Your goal: Repeat the records exactly. Every line must match.

Entries supplied:
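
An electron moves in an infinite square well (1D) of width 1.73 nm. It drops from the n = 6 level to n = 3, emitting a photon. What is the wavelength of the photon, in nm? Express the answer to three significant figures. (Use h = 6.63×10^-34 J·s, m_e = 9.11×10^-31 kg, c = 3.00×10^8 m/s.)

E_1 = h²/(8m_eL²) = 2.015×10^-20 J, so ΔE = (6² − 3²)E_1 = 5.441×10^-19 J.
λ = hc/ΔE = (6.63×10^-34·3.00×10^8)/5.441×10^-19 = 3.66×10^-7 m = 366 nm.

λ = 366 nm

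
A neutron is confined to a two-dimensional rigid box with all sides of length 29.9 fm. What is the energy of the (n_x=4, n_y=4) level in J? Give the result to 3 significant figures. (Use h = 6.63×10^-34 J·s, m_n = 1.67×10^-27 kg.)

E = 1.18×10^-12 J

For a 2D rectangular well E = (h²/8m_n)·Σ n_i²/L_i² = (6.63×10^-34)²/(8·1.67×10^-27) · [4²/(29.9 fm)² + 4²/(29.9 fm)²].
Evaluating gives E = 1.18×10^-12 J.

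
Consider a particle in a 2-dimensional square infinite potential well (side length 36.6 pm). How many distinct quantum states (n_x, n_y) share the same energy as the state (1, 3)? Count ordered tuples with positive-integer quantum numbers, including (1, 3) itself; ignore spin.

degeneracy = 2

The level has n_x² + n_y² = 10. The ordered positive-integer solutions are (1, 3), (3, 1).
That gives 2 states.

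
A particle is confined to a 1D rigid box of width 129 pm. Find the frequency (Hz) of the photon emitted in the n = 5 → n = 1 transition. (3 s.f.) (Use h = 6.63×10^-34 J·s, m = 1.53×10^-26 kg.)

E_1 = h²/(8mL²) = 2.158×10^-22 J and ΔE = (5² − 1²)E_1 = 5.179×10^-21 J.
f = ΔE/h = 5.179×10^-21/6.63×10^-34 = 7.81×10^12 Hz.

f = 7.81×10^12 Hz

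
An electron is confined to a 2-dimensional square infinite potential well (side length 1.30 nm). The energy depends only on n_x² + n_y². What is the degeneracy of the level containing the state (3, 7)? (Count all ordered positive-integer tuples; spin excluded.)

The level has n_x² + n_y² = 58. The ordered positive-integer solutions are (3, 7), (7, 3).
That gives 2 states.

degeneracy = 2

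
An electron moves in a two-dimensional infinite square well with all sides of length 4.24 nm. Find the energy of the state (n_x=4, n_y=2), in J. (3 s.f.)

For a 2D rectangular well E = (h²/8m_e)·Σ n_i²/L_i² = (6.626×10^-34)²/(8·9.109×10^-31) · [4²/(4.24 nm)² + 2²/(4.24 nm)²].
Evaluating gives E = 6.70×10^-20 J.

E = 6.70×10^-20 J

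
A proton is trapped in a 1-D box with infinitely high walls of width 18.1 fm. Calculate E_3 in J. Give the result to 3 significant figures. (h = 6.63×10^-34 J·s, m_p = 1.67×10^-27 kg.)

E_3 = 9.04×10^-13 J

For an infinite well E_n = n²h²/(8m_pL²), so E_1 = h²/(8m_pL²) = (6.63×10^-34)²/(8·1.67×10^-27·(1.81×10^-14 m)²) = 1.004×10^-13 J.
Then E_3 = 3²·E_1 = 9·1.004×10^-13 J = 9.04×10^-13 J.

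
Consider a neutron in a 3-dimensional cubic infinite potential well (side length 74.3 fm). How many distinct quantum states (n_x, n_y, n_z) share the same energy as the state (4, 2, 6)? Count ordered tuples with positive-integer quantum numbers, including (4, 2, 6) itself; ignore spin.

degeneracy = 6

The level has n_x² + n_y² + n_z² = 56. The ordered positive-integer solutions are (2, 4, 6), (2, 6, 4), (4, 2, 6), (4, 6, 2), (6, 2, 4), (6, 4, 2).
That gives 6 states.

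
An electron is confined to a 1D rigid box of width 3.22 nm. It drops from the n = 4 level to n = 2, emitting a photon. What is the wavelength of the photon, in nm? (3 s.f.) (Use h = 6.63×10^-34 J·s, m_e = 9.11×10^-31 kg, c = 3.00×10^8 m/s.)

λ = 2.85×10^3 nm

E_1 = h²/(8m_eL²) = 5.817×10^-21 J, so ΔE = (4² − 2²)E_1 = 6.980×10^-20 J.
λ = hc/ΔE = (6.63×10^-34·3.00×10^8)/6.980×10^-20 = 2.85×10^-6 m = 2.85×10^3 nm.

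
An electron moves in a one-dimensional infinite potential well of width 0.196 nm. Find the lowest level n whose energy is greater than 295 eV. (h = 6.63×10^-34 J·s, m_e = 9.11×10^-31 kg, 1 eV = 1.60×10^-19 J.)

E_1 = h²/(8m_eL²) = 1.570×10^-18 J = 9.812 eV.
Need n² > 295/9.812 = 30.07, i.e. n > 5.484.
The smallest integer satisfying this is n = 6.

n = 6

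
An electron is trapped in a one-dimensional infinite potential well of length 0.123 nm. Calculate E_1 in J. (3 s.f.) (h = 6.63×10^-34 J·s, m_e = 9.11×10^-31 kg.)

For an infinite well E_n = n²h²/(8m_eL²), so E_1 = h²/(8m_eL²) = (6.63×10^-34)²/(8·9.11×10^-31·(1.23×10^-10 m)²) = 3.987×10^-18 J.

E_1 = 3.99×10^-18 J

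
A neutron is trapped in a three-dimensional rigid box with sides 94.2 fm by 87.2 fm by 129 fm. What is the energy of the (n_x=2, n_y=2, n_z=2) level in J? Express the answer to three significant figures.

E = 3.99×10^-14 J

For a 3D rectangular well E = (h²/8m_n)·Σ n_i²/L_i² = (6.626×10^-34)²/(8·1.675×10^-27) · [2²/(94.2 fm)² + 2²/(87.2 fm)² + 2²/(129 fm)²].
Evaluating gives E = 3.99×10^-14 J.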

The answer:
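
An electron moves in an infinite square well (1D) of width 1.73 nm. It drops from the n = 6 level to n = 3, emitting a photon. What is the wavelength of the photon, in nm? Express the answer to three significant figures. (Use h = 6.63×10^-34 J·s, m_e = 9.11×10^-31 kg, c = 3.00×10^8 m/s.)

E_1 = h²/(8m_eL²) = 2.015×10^-20 J, so ΔE = (6² − 3²)E_1 = 5.441×10^-19 J.
λ = hc/ΔE = (6.63×10^-34·3.00×10^8)/5.441×10^-19 = 3.66×10^-7 m = 366 nm.

λ = 366 nm

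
A neutron is confined to a two-dimensional rigid box with all sides of length 29.9 fm. What is the energy of the (n_x=4, n_y=4) level in J? Give the result to 3 significant figures. (Use h = 6.63×10^-34 J·s, m_n = 1.67×10^-27 kg.)

E = 1.18×10^-12 J

For a 2D rectangular well E = (h²/8m_n)·Σ n_i²/L_i² = (6.63×10^-34)²/(8·1.67×10^-27) · [4²/(29.9 fm)² + 4²/(29.9 fm)²].
Evaluating gives E = 1.18×10^-12 J.

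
Consider a particle in a 2-dimensional square infinite potential well (side length 36.6 pm). How many distinct quantum states (n_x, n_y) share the same energy as the state (1, 3)? Count ordered tuples with positive-integer quantum numbers, including (1, 3) itself; ignore spin.

degeneracy = 2

The level has n_x² + n_y² = 10. The ordered positive-integer solutions are (1, 3), (3, 1).
That gives 2 states.

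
A particle is confined to a 1D rigid box of width 129 pm. Find the frequency (Hz) of the photon emitted in the n = 5 → n = 1 transition. (3 s.f.) (Use h = 6.63×10^-34 J·s, m = 1.53×10^-26 kg.)

E_1 = h²/(8mL²) = 2.158×10^-22 J and ΔE = (5² − 1²)E_1 = 5.179×10^-21 J.
f = ΔE/h = 5.179×10^-21/6.63×10^-34 = 7.81×10^12 Hz.

f = 7.81×10^12 Hz

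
An electron is confined to a 2-dimensional square infinite potential well (side length 1.30 nm). The energy depends only on n_x² + n_y². What is the degeneracy of the level containing the state (3, 7)? (Count all ordered positive-integer tuples; spin excluded.)

The level has n_x² + n_y² = 58. The ordered positive-integer solutions are (3, 7), (7, 3).
That gives 2 states.

degeneracy = 2

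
An electron moves in a two-dimensional infinite square well with all sides of length 4.24 nm. Find the energy of the state (n_x=4, n_y=2), in J. (3 s.f.)

For a 2D rectangular well E = (h²/8m_e)·Σ n_i²/L_i² = (6.626×10^-34)²/(8·9.109×10^-31) · [4²/(4.24 nm)² + 2²/(4.24 nm)²].
Evaluating gives E = 6.70×10^-20 J.

E = 6.70×10^-20 J

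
A proton is trapped in a 1-D box with infinitely high walls of width 18.1 fm. Calculate E_3 in J. Give the result to 3 significant figures. (h = 6.63×10^-34 J·s, m_p = 1.67×10^-27 kg.)

E_3 = 9.04×10^-13 J

For an infinite well E_n = n²h²/(8m_pL²), so E_1 = h²/(8m_pL²) = (6.63×10^-34)²/(8·1.67×10^-27·(1.81×10^-14 m)²) = 1.004×10^-13 J.
Then E_3 = 3²·E_1 = 9·1.004×10^-13 J = 9.04×10^-13 J.

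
Consider a neutron in a 3-dimensional cubic infinite potential well (side length 74.3 fm). How many distinct quantum states (n_x, n_y, n_z) share the same energy as the state (4, 2, 6)? Count ordered tuples with positive-integer quantum numbers, including (4, 2, 6) itself; ignore spin.

degeneracy = 6

The level has n_x² + n_y² + n_z² = 56. The ordered positive-integer solutions are (2, 4, 6), (2, 6, 4), (4, 2, 6), (4, 6, 2), (6, 2, 4), (6, 4, 2).
That gives 6 states.

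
An electron is confined to a 1D rigid box of width 3.22 nm. It drops from the n = 4 level to n = 2, emitting a photon. What is the wavelength of the photon, in nm? (3 s.f.) (Use h = 6.63×10^-34 J·s, m_e = 9.11×10^-31 kg, c = 3.00×10^8 m/s.)

λ = 2.85×10^3 nm

E_1 = h²/(8m_eL²) = 5.817×10^-21 J, so ΔE = (4² − 2²)E_1 = 6.980×10^-20 J.
λ = hc/ΔE = (6.63×10^-34·3.00×10^8)/6.980×10^-20 = 2.85×10^-6 m = 2.85×10^3 nm.

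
An electron moves in a one-dimensional infinite potential well of width 0.196 nm. Find the lowest level n whose energy is greater than 295 eV. (h = 6.63×10^-34 J·s, m_e = 9.11×10^-31 kg, 1 eV = 1.60×10^-19 J.)

E_1 = h²/(8m_eL²) = 1.570×10^-18 J = 9.812 eV.
Need n² > 295/9.812 = 30.07, i.e. n > 5.484.
The smallest integer satisfying this is n = 6.

n = 6

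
An electron is trapped in a one-dimensional infinite potential well of length 0.123 nm. Calculate E_1 in J. (3 s.f.) (h = 6.63×10^-34 J·s, m_e = 9.11×10^-31 kg.)

For an infinite well E_n = n²h²/(8m_eL²), so E_1 = h²/(8m_eL²) = (6.63×10^-34)²/(8·9.11×10^-31·(1.23×10^-10 m)²) = 3.987×10^-18 J.

E_1 = 3.99×10^-18 J

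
A neutron is trapped in a three-dimensional rigid box with sides 94.2 fm by 87.2 fm by 129 fm. What is the energy of the (n_x=2, n_y=2, n_z=2) level in J? Express the answer to three significant figures.

E = 3.99×10^-14 J

For a 3D rectangular well E = (h²/8m_n)·Σ n_i²/L_i² = (6.626×10^-34)²/(8·1.675×10^-27) · [2²/(94.2 fm)² + 2²/(87.2 fm)² + 2²/(129 fm)²].
Evaluating gives E = 3.99×10^-14 J.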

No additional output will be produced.